Find every line containing the string "entries" in the data below, and report how many there are, with no other words.

(Collected data)
__________
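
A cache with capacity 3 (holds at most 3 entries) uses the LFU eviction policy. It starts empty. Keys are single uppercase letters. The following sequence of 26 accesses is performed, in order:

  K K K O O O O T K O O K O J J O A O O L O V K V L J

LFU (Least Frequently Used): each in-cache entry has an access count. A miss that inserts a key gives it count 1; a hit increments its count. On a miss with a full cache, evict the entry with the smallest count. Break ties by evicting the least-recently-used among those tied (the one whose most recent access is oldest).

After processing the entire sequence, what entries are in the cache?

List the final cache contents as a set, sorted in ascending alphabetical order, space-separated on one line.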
__________
■ Solution below ■
2